Saved entries
● ● ● ●

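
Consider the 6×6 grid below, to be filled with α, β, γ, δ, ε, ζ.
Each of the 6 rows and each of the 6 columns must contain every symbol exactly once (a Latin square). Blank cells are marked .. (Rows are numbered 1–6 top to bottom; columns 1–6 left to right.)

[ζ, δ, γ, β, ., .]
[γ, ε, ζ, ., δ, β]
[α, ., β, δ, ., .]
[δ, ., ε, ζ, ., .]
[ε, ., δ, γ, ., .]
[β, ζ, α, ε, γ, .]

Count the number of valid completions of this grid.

3

Row 1, column 5: eliminating its row and column leaves {α, ε}.
Row 1, column 6: eliminating its row and column leaves {α, ε}.
Row 2, column 4: eliminating its row and column leaves {α}.
Row 3, column 2: eliminating its row and column leaves {γ}.
Row 3, column 5: eliminating its row and column leaves {ε, ζ}.
Row 3, column 6: eliminating its row and column leaves {γ, ε, ζ}.
Row 4, column 2: eliminating its row and column leaves {α, β, γ}.
Row 4, column 5: eliminating its row and column leaves {α, β}.
Row 4, column 6: eliminating its row and column leaves {α, γ}.
Row 5, column 2: eliminating its row and column leaves {α, β}.
Row 5, column 5: eliminating its row and column leaves {α, β, ζ}.
Row 5, column 6: eliminating its row and column leaves {α, ζ}.
Row 6, column 6: eliminating its row and column leaves {δ}.
Enumerating the assignments across these blanks that avoid any row or column repeat gives 3 completions.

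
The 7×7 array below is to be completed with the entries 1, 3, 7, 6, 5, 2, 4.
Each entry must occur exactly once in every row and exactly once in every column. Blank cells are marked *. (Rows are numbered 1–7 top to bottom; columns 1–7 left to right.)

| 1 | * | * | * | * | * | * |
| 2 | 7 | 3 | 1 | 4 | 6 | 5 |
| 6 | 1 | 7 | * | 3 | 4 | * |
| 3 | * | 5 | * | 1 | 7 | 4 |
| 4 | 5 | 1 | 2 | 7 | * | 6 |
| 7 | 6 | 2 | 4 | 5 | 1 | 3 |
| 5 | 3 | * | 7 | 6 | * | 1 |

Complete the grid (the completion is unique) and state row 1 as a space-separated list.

Row 1, column 5: row 1 has {1} and column 5 has {1, 3, 7, 6, 5, 4}, leaving only 2.
Row 1, column 2: row 1 has {1, 2} and column 2 has {1, 3, 7, 6, 5}, leaving only 4.
Row 1, column 3: row 1 has {1, 2, 4} and column 3 has {1, 3, 7, 5, 2}, leaving only 6.
Row 1, column 7: row 1 has {1, 6, 2, 4} and column 7 has {1, 3, 6, 5, 4}, leaving only 7.
Row 3, column 4: row 3 has {1, 3, 7, 6, 4} and column 4 has {1, 7, 2, 4}, leaving only 5.
Row 1, column 4: row 1 has {1, 7, 6, 2, 4} and column 4 has {1, 7, 5, 2, 4}, leaving only 3.
Row 1, column 6: row 1 has {1, 3, 7, 6, 2, 4} and column 6 has {1, 7, 6, 4}, leaving only 5.
So row 1 reads: 1 4 6 3 2 5 7.

1 4 6 3 2 5 7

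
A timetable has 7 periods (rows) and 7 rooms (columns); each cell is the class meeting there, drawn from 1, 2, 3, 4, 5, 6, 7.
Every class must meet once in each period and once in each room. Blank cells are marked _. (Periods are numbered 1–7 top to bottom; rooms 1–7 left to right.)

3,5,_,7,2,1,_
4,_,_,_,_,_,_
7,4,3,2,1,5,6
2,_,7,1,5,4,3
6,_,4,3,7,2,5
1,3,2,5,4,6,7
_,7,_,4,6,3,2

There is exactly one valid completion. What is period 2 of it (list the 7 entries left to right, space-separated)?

4 2 5 6 3 7 1

Period 2, room 4: period 2 has {4} and room 4 has {1, 2, 3, 4, 5, 7}, leaving only 6.
Period 2, room 5: period 2 has {4, 6} and room 5 has {1, 2, 4, 5, 6, 7}, leaving only 3.
Period 2, room 6: period 2 has {3, 4, 6} and room 6 has {1, 2, 3, 4, 5, 6}, leaving only 7.
Period 2, room 7: period 2 has {3, 4, 6, 7} and room 7 has {2, 3, 5, 6, 7}, leaving only 1.
Period 2, room 2: period 2 has {1, 3, 4, 6, 7} and room 2 has {3, 4, 5, 7}, leaving only 2.
Period 2, room 3: period 2 has {1, 2, 3, 4, 6, 7} and room 3 has {2, 3, 4, 7}, leaving only 5.
So period 2 reads: 4 2 5 6 3 7 1.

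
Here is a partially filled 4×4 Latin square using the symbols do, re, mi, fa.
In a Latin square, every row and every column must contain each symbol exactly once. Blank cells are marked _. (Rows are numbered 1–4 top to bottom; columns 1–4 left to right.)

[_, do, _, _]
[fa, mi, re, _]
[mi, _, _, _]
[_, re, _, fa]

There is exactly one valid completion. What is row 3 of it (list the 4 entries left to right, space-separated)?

mi fa do re

Row 3, column 2: row 3 has {mi} and column 2 has {do, re, mi}, leaving only fa.
Row 3, column 3: row 3 has {mi, fa} and column 3 has {re}, leaving only do.
Row 3, column 4: row 3 has {do, mi, fa} and column 4 has {fa}, leaving only re.
So row 3 reads: mi fa do re.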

● ● ● ●

Task details. Every record is to be written out verbatim.

Answer for this exercise.
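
Consider the 6×6 grid below, to be filled with α, β, γ, δ, ε, ζ.
Each of the 6 rows and each of the 6 columns must contain every symbol exactly once (a Latin square). Blank cells are marked .. (Rows are numbered 1–6 top to bottom; columns 1–6 left to right.)

[ζ, δ, γ, β, ., .]
[γ, ε, ζ, ., δ, β]
[α, ., β, δ, ., .]
[δ, ., ε, ζ, ., .]
[ε, ., δ, γ, ., .]
[β, ζ, α, ε, γ, .]

Count the number of valid completions of this grid.

3

Row 1, column 5: eliminating its row and column leaves {α, ε}.
Row 1, column 6: eliminating its row and column leaves {α, ε}.
Row 2, column 4: eliminating its row and column leaves {α}.
Row 3, column 2: eliminating its row and column leaves {γ}.
Row 3, column 5: eliminating its row and column leaves {ε, ζ}.
Row 3, column 6: eliminating its row and column leaves {γ, ε, ζ}.
Row 4, column 2: eliminating its row and column leaves {α, β, γ}.
Row 4, column 5: eliminating its row and column leaves {α, β}.
Row 4, column 6: eliminating its row and column leaves {α, γ}.
Row 5, column 2: eliminating its row and column leaves {α, β}.
Row 5, column 5: eliminating its row and column leaves {α, β, ζ}.
Row 5, column 6: eliminating its row and column leaves {α, ζ}.
Row 6, column 6: eliminating its row and column leaves {δ}.
Enumerating the assignments across these blanks that avoid any row or column repeat gives 3 completions.

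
The 7×7 array below is to be completed with the entries 1, 3, 7, 6, 5, 2, 4.
Each entry must occur exactly once in every row and exactly once in every column. Blank cells are marked *. (Rows are numbered 1–7 top to bottom; columns 1–7 left to right.)

| 1 | * | * | * | * | * | * |
| 2 | 7 | 3 | 1 | 4 | 6 | 5 |
| 6 | 1 | 7 | * | 3 | 4 | * |
| 3 | * | 5 | * | 1 | 7 | 4 |
| 4 | 5 | 1 | 2 | 7 | * | 6 |
| 7 | 6 | 2 | 4 | 5 | 1 | 3 |
| 5 | 3 | * | 7 | 6 | * | 1 |

Complete the grid (the completion is unique) and state row 1 as a space-separated list.

Row 1, column 5: row 1 has {1} and column 5 has {1, 3, 7, 6, 5, 4}, leaving only 2.
Row 1, column 2: row 1 has {1, 2} and column 2 has {1, 3, 7, 6, 5}, leaving only 4.
Row 1, column 3: row 1 has {1, 2, 4} and column 3 has {1, 3, 7, 5, 2}, leaving only 6.
Row 1, column 7: row 1 has {1, 6, 2, 4} and column 7 has {1, 3, 6, 5, 4}, leaving only 7.
Row 3, column 4: row 3 has {1, 3, 7, 6, 4} and column 4 has {1, 7, 2, 4}, leaving only 5.
Row 1, column 4: row 1 has {1, 7, 6, 2, 4} and column 4 has {1, 7, 5, 2, 4}, leaving only 3.
Row 1, column 6: row 1 has {1, 3, 7, 6, 2, 4} and column 6 has {1, 7, 6, 4}, leaving only 5.
So row 1 reads: 1 4 6 3 2 5 7.

1 4 6 3 2 5 7

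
A timetable has 7 periods (rows) and 7 rooms (columns); each cell is the class meeting there, drawn from 1, 2, 3, 4, 5, 6, 7.
Every class must meet once in each period and once in each room. Blank cells are marked _. (Periods are numbered 1–7 top to bottom; rooms 1–7 left to right.)

3,5,_,7,2,1,_
4,_,_,_,_,_,_
7,4,3,2,1,5,6
2,_,7,1,5,4,3
6,_,4,3,7,2,5
1,3,2,5,4,6,7
_,7,_,4,6,3,2

There is exactly one valid completion. What is period 2 of it (list the 7 entries left to right, space-separated)?

4 2 5 6 3 7 1

Period 2, room 4: period 2 has {4} and room 4 has {1, 2, 3, 4, 5, 7}, leaving only 6.
Period 2, room 5: period 2 has {4, 6} and room 5 has {1, 2, 4, 5, 6, 7}, leaving only 3.
Period 2, room 6: period 2 has {3, 4, 6} and room 6 has {1, 2, 3, 4, 5, 6}, leaving only 7.
Period 2, room 7: period 2 has {3, 4, 6, 7} and room 7 has {2, 3, 5, 6, 7}, leaving only 1.
Period 2, room 2: period 2 has {1, 3, 4, 6, 7} and room 2 has {3, 4, 5, 7}, leaving only 2.
Period 2, room 3: period 2 has {1, 2, 3, 4, 6, 7} and room 3 has {2, 3, 4, 7}, leaving only 5.
So period 2 reads: 4 2 5 6 3 7 1.

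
Here is a partially filled 4×4 Latin square using the symbols do, re, mi, fa.
In a Latin square, every row and every column must contain each symbol exactly once. Blank cells are marked _. (Rows are numbered 1–4 top to bottom; columns 1–4 left to right.)

[_, do, _, _]
[fa, mi, re, _]
[mi, _, _, _]
[_, re, _, fa]

There is exactly one valid completion. What is row 3 of it (list the 4 entries left to right, space-separated)?

mi fa do re

Row 3, column 2: row 3 has {mi} and column 2 has {do, re, mi}, leaving only fa.
Row 3, column 3: row 3 has {mi, fa} and column 3 has {re}, leaving only do.
Row 3, column 4: row 3 has {do, mi, fa} and column 4 has {fa}, leaving only re.
So row 3 reads: mi fa do re.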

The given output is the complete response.